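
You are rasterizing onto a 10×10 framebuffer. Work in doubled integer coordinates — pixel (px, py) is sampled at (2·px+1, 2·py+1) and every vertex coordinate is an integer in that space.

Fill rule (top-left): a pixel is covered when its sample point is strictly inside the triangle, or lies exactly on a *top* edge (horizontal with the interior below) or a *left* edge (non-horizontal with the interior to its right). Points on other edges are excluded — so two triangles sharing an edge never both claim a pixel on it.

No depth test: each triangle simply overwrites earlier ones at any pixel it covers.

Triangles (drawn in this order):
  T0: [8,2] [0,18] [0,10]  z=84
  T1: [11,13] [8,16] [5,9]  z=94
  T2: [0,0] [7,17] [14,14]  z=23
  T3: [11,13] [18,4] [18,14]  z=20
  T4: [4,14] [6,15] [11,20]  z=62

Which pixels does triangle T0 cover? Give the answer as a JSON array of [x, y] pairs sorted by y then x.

T0:
  2·area = 64
  edge (8, 2)→(0, 18): d=(-8,16) right/bottom  bias=-1
  edge (0, 18)→(0, 10): d=(0,-8) top-left  bias=+0
  edge (0, 10)→(8, 2): d=(8,-8) top-left  bias=+0
    (4,0)@(9, 1): e=[-8,72,0] → ·  [on edge]
    (3,1)@(7, 3): e=[8,56,0] → #  [on edge]
    (4,1)@(9, 3): e=[-24,72,16] → ·
    (2,2)@(5, 5): e=[24,40,0] → #  [on edge]
    (3,2)@(7, 5): e=[-8,56,16] → ·
    (1,3)@(3, 7): e=[40,24,0] → #  [on edge]
    (3,3)@(7, 7): e=[-24,56,32] → ·
    (0,4)@(1, 9): e=[56,8,0] → #  [on edge]
    (2,4)@(5, 9): e=[-8,40,32] → ·
    (0,5)@(1, 11): e=[40,8,16] → #
    (2,5)@(5, 11): e=[-24,40,48] → ·
    (0,6)@(1, 13): e=[24,8,32] → #
  covered (10 px):
    · · · · · · · · · ·
    · · · # · · · · · ·
    · · # · · · · · · ·
    · # # · · · · · · ·
    # # · · · · · · · ·
    # # · · · · · · · ·
    # · · · · · · · · ·
    # · · · · · · · · ·
    · · · · · · · · · ·
    · · · · · · · · · ·
T1:
  2·area = 30
  edge (11, 13)→(8, 16): d=(-3,3) right/bottom  bias=-1
  edge (8, 16)→(5, 9): d=(-3,-7) top-left  bias=+0
  edge (5, 9)→(11, 13): d=(6,4) right/bottom  bias=-1
    (9,2)@(19, 5): e=[0,110,-80] → ·  [on edge]
    (8,3)@(17, 7): e=[0,90,-60] → ·  [on edge]
    (2,4)@(5, 9): e=[30,0,0] → ·  [on edge]
    (7,4)@(15, 9): e=[0,70,-40] → ·  [on edge]
    (3,5)@(7, 11): e=[18,8,4] → #
    (4,5)@(9, 11): e=[12,22,-4] → ·
    (6,5)@(13, 11): e=[0,50,-20] → ·  [on edge]
    (3,6)@(7, 13): e=[12,2,16] → #
    (4,6)@(9, 13): e=[6,16,8] → #
    (5,6)@(11, 13): e=[0,30,0] → ·  [on edge]
    (3,7)@(7, 15): e=[6,-4,28] → ·
    (4,7)@(9, 15): e=[0,10,20] → ·  [on edge]
    (3,8)@(7, 17): e=[0,-10,40] → ·  [on edge]
    (8,8)@(17, 17): e=[-30,60,0] → ·  [on edge]
    (2,9)@(5, 19): e=[0,-30,60] → ·  [on edge]
  covered (3 px):
    · · · · · · · · · ·
    · · · · · · · · · ·
    · · · · · · · · · ·
    · · · · · · · · · ·
    · · · · · · · · · ·
    · · · # · · · · · ·
    · · · # # · · · · ·
    · · · · · · · · · ·
    · · · · · · · · · ·
    · · · · · · · · · ·
T2:
  2·area = 140  (B↔C swapped to make it positive)
  edge (0, 0)→(14, 14): d=(14,14) right/bottom  bias=-1
  edge (14, 14)→(7, 17): d=(-7,3) right/bottom  bias=-1
  edge (7, 17)→(0, 0): d=(-7,-17) top-left  bias=+0
    (0,0)@(1, 1): e=[0,130,10] → ·  [on edge]
    (1,1)@(3, 3): e=[0,110,30] → ·  [on edge]
    (1,2)@(3, 5): e=[28,96,16] → #
    (2,2)@(5, 5): e=[0,90,50] → ·  [on edge]
    (1,3)@(3, 7): e=[56,82,2] → #
    (2,3)@(5, 7): e=[28,76,36] → #
    (3,3)@(7, 7): e=[0,70,70] → ·  [on edge]
    (1,4)@(3, 9): e=[84,68,-12] → ·
    (2,4)@(5, 9): e=[56,62,22] → #
    (3,4)@(7, 9): e=[28,56,56] → #
    (4,4)@(9, 9): e=[0,50,90] → ·  [on edge]
    (2,5)@(5, 11): e=[84,48,8] → #
    (5,5)@(11, 11): e=[0,30,110] → ·  [on edge]
    (6,6)@(13, 13): e=[0,10,130] → ·  [on edge]
    (7,7)@(15, 15): e=[0,-10,150] → ·  [on edge]
    (3,8)@(7, 17): e=[140,0,0] → ·  [on edge]
    (8,8)@(17, 17): e=[0,-30,170] → ·  [on edge]
    (9,9)@(19, 19): e=[0,-50,190] → ·  [on edge]
  covered (14 px):
    · · · · · · · · · ·
    · · · · · · · · · ·
    · # · · · · · · · ·
    · # # · · · · · · ·
    · · # # · · · · · ·
    · · # # # · · · · ·
    · · · # # # · · · ·
    · · · # # # · · · ·
    · · · · · · · · · ·
    · · · · · · · · · ·
T3:
  2·area = 70
  edge (11, 13)→(18, 4): d=(7,-9) top-left  bias=+0
  edge (18, 4)→(18, 14): d=(0,10) right/bottom  bias=-1
  edge (18, 14)→(11, 13): d=(-7,-1) top-left  bias=+0
    (8,3)@(17, 7): e=[12,10,48] → #
    (9,3)@(19, 7): e=[30,-10,50] → ·
    (7,4)@(15, 9): e=[8,30,32] → #
    (9,4)@(19, 9): e=[44,-10,36] → ·
    (6,5)@(13, 11): e=[4,50,16] → #
    (9,5)@(19, 11): e=[58,-10,22] → ·
    (5,6)@(11, 13): e=[0,70,0] → #  [on edge]
    (9,6)@(19, 13): e=[72,-10,8] → ·
    (5,7)@(11, 15): e=[14,70,-14] → ·
    (6,7)@(13, 15): e=[32,50,-12] → ·
    (7,7)@(15, 15): e=[50,30,-10] → ·
    (8,7)@(17, 15): e=[68,10,-8] → ·
  covered (10 px):
    · · · · · · · · · ·
    · · · · · · · · · ·
    · · · · · · · · · ·
    · · · · · · · · # ·
    · · · · · · · # # ·
    · · · · · · # # # ·
    · · · · · # # # # ·
    · · · · · · · · · ·
    · · · · · · · · · ·
    · · · · · · · · · ·
T4:
  2·area = 5
  edge (4, 14)→(6, 15): d=(2,1) right/bottom  bias=-1
  edge (6, 15)→(11, 20): d=(5,5) right/bottom  bias=-1
  edge (11, 20)→(4, 14): d=(-7,-6) top-left  bias=+0
  covered (0 px):
    · · · · · · · · · ·
    · · · · · · · · · ·
    · · · · · · · · · ·
    · · · · · · · · · ·
    · · · · · · · · · ·
    · · · · · · · · · ·
    · · · · · · · · · ·
    · · · · · · · · · ·
    · · · · · · · · · ·
    · · · · · · · · · ·

Result: [[3,1],[2,2],[1,3],[2,3],[0,4],[1,4],[0,5],[1,5],[0,6],[0,7]]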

++++++++++

Repeat every record, keeping each word and mark exactly as it is.

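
You are rasterizing onto a 10×10 framebuffer. Work in doubled integer coordinates — pixel (px, py) is sampled at (2·px+1, 2·py+1) and every vertex coordinate is an integer in that space.

Fill rule (top-left): a pixel is covered when its sample point is strictly inside the triangle, or lies exactly on a *top* edge (horizontal with the interior below) or a *left* edge (non-horizontal with the interior to its right). Points on other edges are excluded — so two triangles sharing an edge never both claim a pixel on it.

No depth test: each triangle simply overwrites earlier ones at any pixel it covers.

Triangles (drawn in this order):
  T0: [8,2] [0,18] [0,10]  z=84
  T1: [11,13] [8,16] [5,9]  z=94
  T2: [0,0] [7,17] [14,14]  z=23
  T3: [11,13] [18,4] [18,14]  z=20
  T4: [4,14] [6,15] [11,20]  z=62

Which pixels does triangle T0 cover? Give the answer as a JSON array of [x, y] pairs sorted by y then x.

T0:
  2·area = 64
  edge (8, 2)→(0, 18): d=(-8,16) right/bottom  bias=-1
  edge (0, 18)→(0, 10): d=(0,-8) top-left  bias=+0
  edge (0, 10)→(8, 2): d=(8,-8) top-left  bias=+0
    (4,0)@(9, 1): e=[-8,72,0] → ·  [on edge]
    (3,1)@(7, 3): e=[8,56,0] → #  [on edge]
    (4,1)@(9, 3): e=[-24,72,16] → ·
    (2,2)@(5, 5): e=[24,40,0] → #  [on edge]
    (3,2)@(7, 5): e=[-8,56,16] → ·
    (1,3)@(3, 7): e=[40,24,0] → #  [on edge]
    (3,3)@(7, 7): e=[-24,56,32] → ·
    (0,4)@(1, 9): e=[56,8,0] → #  [on edge]
    (2,4)@(5, 9): e=[-8,40,32] → ·
    (0,5)@(1, 11): e=[40,8,16] → #
    (2,5)@(5, 11): e=[-24,40,48] → ·
    (0,6)@(1, 13): e=[24,8,32] → #
  covered (10 px):
    · · · · · · · · · ·
    · · · # · · · · · ·
    · · # · · · · · · ·
    · # # · · · · · · ·
    # # · · · · · · · ·
    # # · · · · · · · ·
    # · · · · · · · · ·
    # · · · · · · · · ·
    · · · · · · · · · ·
    · · · · · · · · · ·
T1:
  2·area = 30
  edge (11, 13)→(8, 16): d=(-3,3) right/bottom  bias=-1
  edge (8, 16)→(5, 9): d=(-3,-7) top-left  bias=+0
  edge (5, 9)→(11, 13): d=(6,4) right/bottom  bias=-1
    (9,2)@(19, 5): e=[0,110,-80] → ·  [on edge]
    (8,3)@(17, 7): e=[0,90,-60] → ·  [on edge]
    (2,4)@(5, 9): e=[30,0,0] → ·  [on edge]
    (7,4)@(15, 9): e=[0,70,-40] → ·  [on edge]
    (3,5)@(7, 11): e=[18,8,4] → #
    (4,5)@(9, 11): e=[12,22,-4] → ·
    (6,5)@(13, 11): e=[0,50,-20] → ·  [on edge]
    (3,6)@(7, 13): e=[12,2,16] → #
    (4,6)@(9, 13): e=[6,16,8] → #
    (5,6)@(11, 13): e=[0,30,0] → ·  [on edge]
    (3,7)@(7, 15): e=[6,-4,28] → ·
    (4,7)@(9, 15): e=[0,10,20] → ·  [on edge]
    (3,8)@(7, 17): e=[0,-10,40] → ·  [on edge]
    (8,8)@(17, 17): e=[-30,60,0] → ·  [on edge]
    (2,9)@(5, 19): e=[0,-30,60] → ·  [on edge]
  covered (3 px):
    · · · · · · · · · ·
    · · · · · · · · · ·
    · · · · · · · · · ·
    · · · · · · · · · ·
    · · · · · · · · · ·
    · · · # · · · · · ·
    · · · # # · · · · ·
    · · · · · · · · · ·
    · · · · · · · · · ·
    · · · · · · · · · ·
T2:
  2·area = 140  (B↔C swapped to make it positive)
  edge (0, 0)→(14, 14): d=(14,14) right/bottom  bias=-1
  edge (14, 14)→(7, 17): d=(-7,3) right/bottom  bias=-1
  edge (7, 17)→(0, 0): d=(-7,-17) top-left  bias=+0
    (0,0)@(1, 1): e=[0,130,10] → ·  [on edge]
    (1,1)@(3, 3): e=[0,110,30] → ·  [on edge]
    (1,2)@(3, 5): e=[28,96,16] → #
    (2,2)@(5, 5): e=[0,90,50] → ·  [on edge]
    (1,3)@(3, 7): e=[56,82,2] → #
    (2,3)@(5, 7): e=[28,76,36] → #
    (3,3)@(7, 7): e=[0,70,70] → ·  [on edge]
    (1,4)@(3, 9): e=[84,68,-12] → ·
    (2,4)@(5, 9): e=[56,62,22] → #
    (3,4)@(7, 9): e=[28,56,56] → #
    (4,4)@(9, 9): e=[0,50,90] → ·  [on edge]
    (2,5)@(5, 11): e=[84,48,8] → #
    (5,5)@(11, 11): e=[0,30,110] → ·  [on edge]
    (6,6)@(13, 13): e=[0,10,130] → ·  [on edge]
    (7,7)@(15, 15): e=[0,-10,150] → ·  [on edge]
    (3,8)@(7, 17): e=[140,0,0] → ·  [on edge]
    (8,8)@(17, 17): e=[0,-30,170] → ·  [on edge]
    (9,9)@(19, 19): e=[0,-50,190] → ·  [on edge]
  covered (14 px):
    · · · · · · · · · ·
    · · · · · · · · · ·
    · # · · · · · · · ·
    · # # · · · · · · ·
    · · # # · · · · · ·
    · · # # # · · · · ·
    · · · # # # · · · ·
    · · · # # # · · · ·
    · · · · · · · · · ·
    · · · · · · · · · ·
T3:
  2·area = 70
  edge (11, 13)→(18, 4): d=(7,-9) top-left  bias=+0
  edge (18, 4)→(18, 14): d=(0,10) right/bottom  bias=-1
  edge (18, 14)→(11, 13): d=(-7,-1) top-left  bias=+0
    (8,3)@(17, 7): e=[12,10,48] → #
    (9,3)@(19, 7): e=[30,-10,50] → ·
    (7,4)@(15, 9): e=[8,30,32] → #
    (9,4)@(19, 9): e=[44,-10,36] → ·
    (6,5)@(13, 11): e=[4,50,16] → #
    (9,5)@(19, 11): e=[58,-10,22] → ·
    (5,6)@(11, 13): e=[0,70,0] → #  [on edge]
    (9,6)@(19, 13): e=[72,-10,8] → ·
    (5,7)@(11, 15): e=[14,70,-14] → ·
    (6,7)@(13, 15): e=[32,50,-12] → ·
    (7,7)@(15, 15): e=[50,30,-10] → ·
    (8,7)@(17, 15): e=[68,10,-8] → ·
  covered (10 px):
    · · · · · · · · · ·
    · · · · · · · · · ·
    · · · · · · · · · ·
    · · · · · · · · # ·
    · · · · · · · # # ·
    · · · · · · # # # ·
    · · · · · # # # # ·
    · · · · · · · · · ·
    · · · · · · · · · ·
    · · · · · · · · · ·
T4:
  2·area = 5
  edge (4, 14)→(6, 15): d=(2,1) right/bottom  bias=-1
  edge (6, 15)→(11, 20): d=(5,5) right/bottom  bias=-1
  edge (11, 20)→(4, 14): d=(-7,-6) top-left  bias=+0
  covered (0 px):
    · · · · · · · · · ·
    · · · · · · · · · ·
    · · · · · · · · · ·
    · · · · · · · · · ·
    · · · · · · · · · ·
    · · · · · · · · · ·
    · · · · · · · · · ·
    · · · · · · · · · ·
    · · · · · · · · · ·
    · · · · · · · · · ·

Result: [[3,1],[2,2],[1,3],[2,3],[0,4],[1,4],[0,5],[1,5],[0,6],[0,7]]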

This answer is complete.